INFORMATION GIVEN:
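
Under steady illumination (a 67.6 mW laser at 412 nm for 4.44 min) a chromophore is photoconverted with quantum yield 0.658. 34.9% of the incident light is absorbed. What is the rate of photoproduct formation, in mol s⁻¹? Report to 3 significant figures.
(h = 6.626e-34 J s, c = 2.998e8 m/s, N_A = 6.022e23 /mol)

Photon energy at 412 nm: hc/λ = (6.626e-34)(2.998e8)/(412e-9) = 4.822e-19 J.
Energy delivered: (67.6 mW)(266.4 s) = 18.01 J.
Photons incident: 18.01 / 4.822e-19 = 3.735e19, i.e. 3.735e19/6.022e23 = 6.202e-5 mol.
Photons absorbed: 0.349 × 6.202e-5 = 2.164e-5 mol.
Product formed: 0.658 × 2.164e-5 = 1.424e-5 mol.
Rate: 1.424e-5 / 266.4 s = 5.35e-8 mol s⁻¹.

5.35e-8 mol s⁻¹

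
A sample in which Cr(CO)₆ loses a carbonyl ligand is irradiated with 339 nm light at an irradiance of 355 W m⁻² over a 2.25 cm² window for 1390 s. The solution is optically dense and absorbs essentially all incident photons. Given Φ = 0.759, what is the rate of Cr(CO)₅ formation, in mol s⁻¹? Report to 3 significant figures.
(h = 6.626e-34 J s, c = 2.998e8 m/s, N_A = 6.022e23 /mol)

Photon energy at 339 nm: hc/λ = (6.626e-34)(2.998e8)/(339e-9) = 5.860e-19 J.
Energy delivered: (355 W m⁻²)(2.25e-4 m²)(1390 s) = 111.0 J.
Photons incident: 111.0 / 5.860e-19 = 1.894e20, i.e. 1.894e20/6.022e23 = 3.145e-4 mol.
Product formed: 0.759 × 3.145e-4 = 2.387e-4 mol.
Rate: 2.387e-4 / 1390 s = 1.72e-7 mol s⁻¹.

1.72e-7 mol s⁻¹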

DIRECTIONS FOR THIS TASK: Set down the material exactly, keeping every line.

RESPONSE TO THE EXERCISE:
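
Under steady illumination (a 67.6 mW laser at 412 nm for 4.44 min) a chromophore is photoconverted with quantum yield 0.658. 34.9% of the incident light is absorbed. What is the rate of photoproduct formation, in mol s⁻¹? Report to 3 significant figures.
(h = 6.626e-34 J s, c = 2.998e8 m/s, N_A = 6.022e23 /mol)

Photon energy at 412 nm: hc/λ = (6.626e-34)(2.998e8)/(412e-9) = 4.822e-19 J.
Energy delivered: (67.6 mW)(266.4 s) = 18.01 J.
Photons incident: 18.01 / 4.822e-19 = 3.735e19, i.e. 3.735e19/6.022e23 = 6.202e-5 mol.
Photons absorbed: 0.349 × 6.202e-5 = 2.164e-5 mol.
Product formed: 0.658 × 2.164e-5 = 1.424e-5 mol.
Rate: 1.424e-5 / 266.4 s = 5.35e-8 mol s⁻¹.

5.35e-8 mol s⁻¹

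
A sample in which Cr(CO)₆ loses a carbonyl ligand is irradiated with 339 nm light at an irradiance of 355 W m⁻² over a 2.25 cm² window for 1390 s. The solution is optically dense and absorbs essentially all incident photons. Given Φ = 0.759, what is the rate of Cr(CO)₅ formation, in mol s⁻¹? Report to 3 significant figures.
(h = 6.626e-34 J s, c = 2.998e8 m/s, N_A = 6.022e23 /mol)

Photon energy at 339 nm: hc/λ = (6.626e-34)(2.998e8)/(339e-9) = 5.860e-19 J.
Energy delivered: (355 W m⁻²)(2.25e-4 m²)(1390 s) = 111.0 J.
Photons incident: 111.0 / 5.860e-19 = 1.894e20, i.e. 1.894e20/6.022e23 = 3.145e-4 mol.
Product formed: 0.759 × 3.145e-4 = 2.387e-4 mol.
Rate: 2.387e-4 / 1390 s = 1.72e-7 mol s⁻¹.

1.72e-7 mol s⁻¹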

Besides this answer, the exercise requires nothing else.